Write out exactly the lines from the first line of the records below through the line that contains "ship_id | region", and stop there.

### Supplied entries:

*** Begin section ***

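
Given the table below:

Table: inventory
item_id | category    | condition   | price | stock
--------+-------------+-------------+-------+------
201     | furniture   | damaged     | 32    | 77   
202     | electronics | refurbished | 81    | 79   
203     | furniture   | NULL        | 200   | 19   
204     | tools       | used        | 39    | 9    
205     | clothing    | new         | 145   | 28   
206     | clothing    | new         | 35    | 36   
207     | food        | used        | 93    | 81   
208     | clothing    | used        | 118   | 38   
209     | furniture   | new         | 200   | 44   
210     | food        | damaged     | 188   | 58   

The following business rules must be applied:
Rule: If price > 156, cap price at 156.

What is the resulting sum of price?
1011

Step 1: 3 records have price > 156
Step 2: These records originally summed to 588
Step 3: After capping: 3 × 156 = 468
Step 4: Unaffected records sum: 543
Step 5: Final sum = 468 + 543 = 1011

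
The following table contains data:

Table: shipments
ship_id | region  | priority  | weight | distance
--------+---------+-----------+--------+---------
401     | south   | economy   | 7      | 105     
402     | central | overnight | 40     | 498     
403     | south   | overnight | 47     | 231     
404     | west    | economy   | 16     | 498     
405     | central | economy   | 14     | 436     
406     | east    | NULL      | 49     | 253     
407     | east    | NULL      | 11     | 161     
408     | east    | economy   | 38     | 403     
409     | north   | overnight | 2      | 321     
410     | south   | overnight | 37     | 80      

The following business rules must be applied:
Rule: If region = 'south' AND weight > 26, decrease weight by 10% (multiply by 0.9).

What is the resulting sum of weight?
252.6

Step 1: Find records where region = 'south' AND weight > 26
Step 2: 2 records match, summing to 84
Step 3: After multiplier: 84 × 0.9 = 75.6
Step 4: Unaffected records sum: 177
Step 5: Final sum = 75.6 + 177 = 252.6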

*** End section ***

### Answer for this exercise:
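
Given the table below:

Table: inventory
item_id | category    | condition   | price | stock
--------+-------------+-------------+-------+------
201     | furniture   | damaged     | 32    | 77   
202     | electronics | refurbished | 81    | 79   
203     | furniture   | NULL        | 200   | 19   
204     | tools       | used        | 39    | 9    
205     | clothing    | new         | 145   | 28   
206     | clothing    | new         | 35    | 36   
207     | food        | used        | 93    | 81   
208     | clothing    | used        | 118   | 38   
209     | furniture   | new         | 200   | 44   
210     | food        | damaged     | 188   | 58   

The following business rules must be applied:
Rule: If price > 156, cap price at 156.

What is the resulting sum of price?
1011

Step 1: 3 records have price > 156
Step 2: These records originally summed to 588
Step 3: After capping: 3 × 156 = 468
Step 4: Unaffected records sum: 543
Step 5: Final sum = 468 + 543 = 1011

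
The following table contains data:

Table: shipments
ship_id | region  | priority  | weight | distance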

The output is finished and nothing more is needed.